## Work instructions
Once the line with "A network analyser" is found, repeat exactly that line and every one after it until the data below ends, including the last line.

[Start of Attachment]

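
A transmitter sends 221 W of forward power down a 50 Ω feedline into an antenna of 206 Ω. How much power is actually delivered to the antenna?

Γ = (206 − 50)/(206 + 50) = 0.609
|Γ|² = 0.371
P_refl = |Γ|²·P_inc = 82.1 W, P_del = (1 − |Γ|²)·P_inc = 139 W

P_delivered ≈ 139 W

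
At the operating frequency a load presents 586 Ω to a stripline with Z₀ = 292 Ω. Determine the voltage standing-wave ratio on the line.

VSWR ≈ 2.01

Γ = (586 − 292)/(586 + 292) = 0.335
VSWR = (1 + 0.335)/(1 − 0.335)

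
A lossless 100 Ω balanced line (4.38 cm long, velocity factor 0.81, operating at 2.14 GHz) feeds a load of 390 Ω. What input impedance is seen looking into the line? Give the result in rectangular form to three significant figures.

Z_in ≈ 54.5 + j98.5 Ω

λ = v/f = 0.81·c / 2.14 GHz = 0.114 m
βl = 2π·l/λ = 2π × 0.386 = 139°
tan(βl) = tan(139°) = -0.874
Z_in = Z_0·(Z_L + jZ_0·tanβl)/(Z_0 + jZ_L·tanβl)
     = 100·(390 − j87.4)/(100 − j341)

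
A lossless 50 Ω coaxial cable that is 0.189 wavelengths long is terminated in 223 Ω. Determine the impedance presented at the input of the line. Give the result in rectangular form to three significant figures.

βl = 2π × 0.189 = 68°
tan(βl) = tan(68°) = 2.48
Z_in = Z_0·(Z_L + jZ_0·tanβl)/(Z_0 + jZ_L·tanβl)
     = 50·(223 + j124)/(50 + j553)

Z_in ≈ 12.9 − j19 Ω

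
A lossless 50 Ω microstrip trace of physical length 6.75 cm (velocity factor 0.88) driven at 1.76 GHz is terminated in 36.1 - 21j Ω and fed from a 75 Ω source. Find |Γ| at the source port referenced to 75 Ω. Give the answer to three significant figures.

λ = v/f = 0.88·c / 1.76 GHz = 0.15 m
βl = 2π·l/λ = 2π × 0.45 = 162°
tan(βl) = -0.325
Z_in = Z_0·(Z_L + jZ_0·tanβl)/(Z_0 + jZ_L·tanβl) = 49.8 − j29.6 Ω
Γ_s = (Z_in − Z_s)/(Z_in + Z_s) = (-25.2 − j29.6)/(125 − j29.6), |Γ_s| = 0.303

|Γ| ≈ 0.303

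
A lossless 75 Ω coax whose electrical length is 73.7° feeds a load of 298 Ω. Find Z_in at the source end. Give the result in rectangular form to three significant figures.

tan(βl) = tan(73.7°) = 3.42
Z_in = Z_0·(Z_L + jZ_0·tanβl)/(Z_0 + jZ_L·tanβl)
     = 75·(298 + j256)/(75 + j1020)

Z_in ≈ 20.4 − j20.4 Ω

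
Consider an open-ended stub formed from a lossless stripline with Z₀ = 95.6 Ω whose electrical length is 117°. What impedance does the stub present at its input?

Z_in ≈ +j48.7 Ω

tan(βl) = -1.96
For an open-ended stub, Z_in = −jZ_0·cot(βl) = −jZ_0/tan(βl)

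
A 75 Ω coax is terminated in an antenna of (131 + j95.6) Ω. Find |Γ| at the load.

|Γ| ≈ 0.488

Γ = (Z_L − Z_0)/(Z_L + Z_0) = (56 + j95.6)/(206 + j95.6)
|Γ| = 111/227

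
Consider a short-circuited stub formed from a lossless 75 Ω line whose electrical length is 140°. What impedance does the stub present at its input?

tan(βl) = -0.839
For a short-circuited stub, Z_in = jZ_0·tan(βl)

Z_in ≈ −j62.9 Ω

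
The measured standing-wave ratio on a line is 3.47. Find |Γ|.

|Γ| = (S − 1)/(S + 1) = (3.47 − 1)/(3.47 + 1) = 2.47/4.47

|Γ| ≈ 0.553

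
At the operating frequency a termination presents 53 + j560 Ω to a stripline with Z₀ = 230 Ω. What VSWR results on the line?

VSWR ≈ 30.3

Γ = (Z_L − Z_0)/(Z_L + Z_0) = (-177 + j560)/(283 + j560)
|Γ| = 587/627 = 0.936
VSWR = (1 + |Γ|)/(1 − |Γ|) = 1.94/0.064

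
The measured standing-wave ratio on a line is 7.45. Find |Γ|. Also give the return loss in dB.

|Γ| = (S − 1)/(S + 1) = (7.45 − 1)/(7.45 + 1) = 6.45/8.45
RL = −20·log₁₀|Γ| = −20·log₁₀(0.763)

|Γ| ≈ 0.763; return loss ≈ 2.35 dB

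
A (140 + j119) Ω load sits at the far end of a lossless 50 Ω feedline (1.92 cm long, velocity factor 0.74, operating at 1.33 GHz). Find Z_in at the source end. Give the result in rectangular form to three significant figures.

λ = v/f = 0.74·c / 1.33 GHz = 0.167 m
βl = 2π·l/λ = 2π × 0.115 = 41.4°
tan(βl) = tan(41.4°) = 0.882
Z_in = Z_0·(Z_L + jZ_0·tanβl)/(Z_0 + jZ_L·tanβl)
     = 50·(140 + j163)/(-54.9 + j123)

Z_in ≈ 34.1 − j71.9 Ω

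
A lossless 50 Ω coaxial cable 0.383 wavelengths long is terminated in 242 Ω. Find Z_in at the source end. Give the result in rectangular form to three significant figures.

βl = 2π × 0.383 = 138°
tan(βl) = tan(138°) = -0.904
Z_in = Z_0·(Z_L + jZ_0·tanβl)/(Z_0 + jZ_L·tanβl)
     = 50·(242 − j45.2)/(50 − j219)

Z_in ≈ 21.8 + j50.3 Ω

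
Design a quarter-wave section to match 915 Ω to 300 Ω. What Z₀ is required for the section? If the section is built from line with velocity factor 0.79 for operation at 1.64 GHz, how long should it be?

Z_qwt = √(Z_0·R_L) = √(300 × 915) = √274500
λ = 0.79·c/f = 0.145 m, so l = λ/4 = 0.0361 m

Z_qwt ≈ 524 Ω; length ≈ 3.61 cm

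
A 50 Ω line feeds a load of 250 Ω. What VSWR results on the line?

VSWR ≈ 5

For a purely resistive load, VSWR = R_L/Z_0 or Z_0/R_L (whichever > 1) = 250/50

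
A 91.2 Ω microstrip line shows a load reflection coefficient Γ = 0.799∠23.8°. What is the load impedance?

Z_L = Z_0·(1 + Γ)/(1 − Γ) = 91.2·(1.73 + j0.322)/(0.269 − j0.322)

Z_L ≈ 187 + j334 Ω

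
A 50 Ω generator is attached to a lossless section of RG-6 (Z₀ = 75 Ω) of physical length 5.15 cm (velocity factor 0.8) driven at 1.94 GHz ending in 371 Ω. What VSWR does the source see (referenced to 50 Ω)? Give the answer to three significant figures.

λ = v/f = 0.8·c / 1.94 GHz = 0.124 m
βl = 2π·l/λ = 2π × 0.416 = 150°
tan(βl) = -0.58
Z_in = Z_0·(Z_L + jZ_0·tanβl)/(Z_0 + jZ_L·tanβl) = 53.6 + j111 Ω
Γ_s = (Z_in − Z_s)/(Z_in + Z_s) = (3.65 + j111)/(104 + j111), |Γ_s| = 0.73
VSWR = (1 + |Γ_s|)/(1 − |Γ_s|)

VSWR ≈ 6.4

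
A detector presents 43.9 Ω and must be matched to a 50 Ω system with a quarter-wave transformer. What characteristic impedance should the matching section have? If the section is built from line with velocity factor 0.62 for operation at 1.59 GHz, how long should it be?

Z_qwt = √(Z_0·R_L) = √(50 × 43.9) = √2195
λ = 0.62·c/f = 0.117 m, so l = λ/4 = 0.0292 m

Z_qwt ≈ 46.9 Ω; length ≈ 2.92 cm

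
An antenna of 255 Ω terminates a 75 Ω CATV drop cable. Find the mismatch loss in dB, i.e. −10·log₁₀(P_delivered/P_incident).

mismatch loss ≈ 1.53 dB

Γ = (255 − 75)/(255 + 75) = 0.545
|Γ|² = 0.298, so P_del/P_inc = 1 − |Γ|² = 0.702
ML = −10·log₁₀(1 − |Γ|²)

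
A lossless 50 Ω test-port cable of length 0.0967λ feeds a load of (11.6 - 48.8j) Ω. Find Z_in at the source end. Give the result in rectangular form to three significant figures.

βl = 2π × 0.0967 = 34.8°
tan(βl) = tan(34.8°) = 0.695
Z_in = Z_0·(Z_L + jZ_0·tanβl)/(Z_0 + jZ_L·tanβl)
     = 50·(11.6 − j14)/(83.9 + j8.07)

Z_in ≈ 6.05 − j8.94 Ω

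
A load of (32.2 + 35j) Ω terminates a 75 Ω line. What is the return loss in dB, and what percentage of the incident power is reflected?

Γ = (-42.8 + j35)/(107.2 + j35), |Γ| = 0.49
RL = −20·log₁₀(0.49) = 6.19 dB
P_refl/P_inc = |Γ|² = 0.24

RL ≈ 6.19 dB; 24% of incident power reflected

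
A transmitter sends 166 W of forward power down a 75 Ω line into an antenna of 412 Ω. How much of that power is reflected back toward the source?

P_reflected ≈ 79.5 W

Γ = (412 − 75)/(412 + 75) = 0.692
|Γ|² = 0.479
P_refl = |Γ|²·P_inc = 79.5 W, P_del = (1 − |Γ|²)·P_inc = 86.5 W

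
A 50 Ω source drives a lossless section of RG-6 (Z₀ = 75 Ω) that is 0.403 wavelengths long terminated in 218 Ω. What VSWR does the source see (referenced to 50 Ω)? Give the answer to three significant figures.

VSWR ≈ 3.61

βl = 2π × 0.403 = 145°
tan(βl) = -0.698
Z_in = Z_0·(Z_L + jZ_0·tanβl)/(Z_0 + jZ_L·tanβl) = 63.4 + j76.2 Ω
Γ_s = (Z_in − Z_s)/(Z_in + Z_s) = (13.4 + j76.2)/(113 + j76.2), |Γ_s| = 0.566
VSWR = (1 + |Γ_s|)/(1 − |Γ_s|)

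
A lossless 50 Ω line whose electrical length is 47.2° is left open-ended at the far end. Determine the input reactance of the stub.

X_in ≈ -46.3 Ω (capacitive)

tan(βl) = 1.08
For an open-ended stub, Z_in = −jZ_0·cot(βl) = −jZ_0/tan(βl)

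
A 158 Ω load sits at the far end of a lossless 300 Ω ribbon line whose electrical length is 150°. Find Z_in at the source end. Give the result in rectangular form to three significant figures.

tan(βl) = tan(150°) = -0.577
Z_in = Z_0·(Z_L + jZ_0·tanβl)/(Z_0 + jZ_L·tanβl)
     = 300·(158 − j173)/(300 − j91.2)

Z_in ≈ 193 − j115 Ω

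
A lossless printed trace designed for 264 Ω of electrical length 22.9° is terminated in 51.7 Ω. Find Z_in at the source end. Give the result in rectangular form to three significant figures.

Z_in ≈ 60.5 + j107 Ω

tan(βl) = tan(22.9°) = 0.422
Z_in = Z_0·(Z_L + jZ_0·tanβl)/(Z_0 + jZ_L·tanβl)
     = 264·(51.7 + j112)/(264 + j21.8)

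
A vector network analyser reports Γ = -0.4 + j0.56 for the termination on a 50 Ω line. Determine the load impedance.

Z_L ≈ 11.6 + j24.6 Ω

Z_L = Z_0·(1 + Γ)/(1 − Γ) = 50·(0.6 + j0.56)/(1.4 − j0.56)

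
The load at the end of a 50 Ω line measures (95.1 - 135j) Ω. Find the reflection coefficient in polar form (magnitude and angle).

Γ ≈ 0.718 ∠ -28.6°

Γ = (Z_L − Z_0)/(Z_L + Z_0) = (45.1 − j135)/(145.1 − j135)
|Γ| = 142/198 = 0.718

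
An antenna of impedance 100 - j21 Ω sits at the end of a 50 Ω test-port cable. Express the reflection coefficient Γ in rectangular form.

Γ = (Z_L − Z_0)/(Z_L + Z_0) = (50 − j21)/(150 − j21)

Γ ≈ 0.346 − j0.0915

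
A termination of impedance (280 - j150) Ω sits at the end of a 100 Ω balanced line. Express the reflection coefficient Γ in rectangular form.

Γ = (Z_L − Z_0)/(Z_L + Z_0) = (180 − j150)/(380 − j150)

Γ ≈ 0.545 − j0.18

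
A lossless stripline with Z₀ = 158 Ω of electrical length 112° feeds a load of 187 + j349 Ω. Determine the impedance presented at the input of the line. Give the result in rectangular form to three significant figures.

tan(βl) = tan(112°) = -2.48
Z_in = Z_0·(Z_L + jZ_0·tanβl)/(Z_0 + jZ_L·tanβl)
     = 158·(187 − j42.1)/(1020 − j463)

Z_in ≈ 26.4 + j5.47 Ω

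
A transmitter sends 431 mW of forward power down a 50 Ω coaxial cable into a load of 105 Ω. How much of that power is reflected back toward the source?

P_reflected ≈ 54.3 mW

Γ = (105 − 50)/(105 + 50) = 0.355
|Γ|² = 0.126
P_refl = |Γ|²·P_inc = 54.3 mW, P_del = (1 − |Γ|²)·P_inc = 377 mW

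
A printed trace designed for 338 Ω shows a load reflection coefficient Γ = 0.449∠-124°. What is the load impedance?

Z_L = Z_0·(1 + Γ)/(1 − Γ) = 338·(0.749 − j0.372)/(1.25 + j0.372)

Z_L ≈ 158 − j148 Ω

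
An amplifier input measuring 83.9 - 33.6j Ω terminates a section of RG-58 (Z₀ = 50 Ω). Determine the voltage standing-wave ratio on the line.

Γ = (Z_L − Z_0)/(Z_L + Z_0) = (33.9 − j33.6)/(133.9 − j33.6)
|Γ| = 47.7/138 = 0.346
VSWR = (1 + |Γ|)/(1 − |Γ|) = 1.35/0.654

VSWR ≈ 2.06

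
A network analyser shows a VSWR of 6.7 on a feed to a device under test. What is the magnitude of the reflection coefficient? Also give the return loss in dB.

|Γ| = (S − 1)/(S + 1) = (6.7 − 1)/(6.7 + 1) = 5.7/7.7
RL = −20·log₁₀|Γ| = −20·log₁₀(0.74)

|Γ| ≈ 0.74; return loss ≈ 2.61 dB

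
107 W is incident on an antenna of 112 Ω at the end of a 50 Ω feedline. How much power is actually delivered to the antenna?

P_delivered ≈ 91.3 W

Γ = (112 − 50)/(112 + 50) = 0.383
|Γ|² = 0.146
P_refl = |Γ|²·P_inc = 15.7 W, P_del = (1 − |Γ|²)·P_inc = 91.3 W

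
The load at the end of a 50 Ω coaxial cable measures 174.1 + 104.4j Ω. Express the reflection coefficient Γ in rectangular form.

Γ ≈ 0.633 + j0.171

Γ = (Z_L − Z_0)/(Z_L + Z_0) = (124.1 + j104.4)/(224.1 + j104.4)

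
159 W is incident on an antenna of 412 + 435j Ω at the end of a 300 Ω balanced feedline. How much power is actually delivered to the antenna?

P_delivered ≈ 113 W

|Γ| = |(112 + j435)/(712 + j435)| = 0.538
|Γ|² = 0.29
P_refl = |Γ|²·P_inc = 46.1 W, P_del = (1 − |Γ|²)·P_inc = 113 W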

[End of Attachment]

## Exercise result
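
A network analyser shows a VSWR of 6.7 on a feed to a device under test. What is the magnitude of the reflection coefficient? Also give the return loss in dB.

|Γ| = (S − 1)/(S + 1) = (6.7 − 1)/(6.7 + 1) = 5.7/7.7
RL = −20·log₁₀|Γ| = −20·log₁₀(0.74)

|Γ| ≈ 0.74; return loss ≈ 2.61 dB

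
107 W is incident on an antenna of 112 Ω at the end of a 50 Ω feedline. How much power is actually delivered to the antenna?

P_delivered ≈ 91.3 W

Γ = (112 − 50)/(112 + 50) = 0.383
|Γ|² = 0.146
P_refl = |Γ|²·P_inc = 15.7 W, P_del = (1 − |Γ|²)·P_inc = 91.3 W

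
The load at the end of a 50 Ω coaxial cable measures 174.1 + 104.4j Ω. Express the reflection coefficient Γ in rectangular form.

Γ ≈ 0.633 + j0.171

Γ = (Z_L − Z_0)/(Z_L + Z_0) = (124.1 + j104.4)/(224.1 + j104.4)

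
159 W is incident on an antenna of 412 + 435j Ω at the end of a 300 Ω balanced feedline. How much power is actually delivered to the antenna?

P_delivered ≈ 113 W

|Γ| = |(112 + j435)/(712 + j435)| = 0.538
|Γ|² = 0.29
P_refl = |Γ|²·P_inc = 46.1 W, P_del = (1 − |Γ|²)·P_inc = 113 W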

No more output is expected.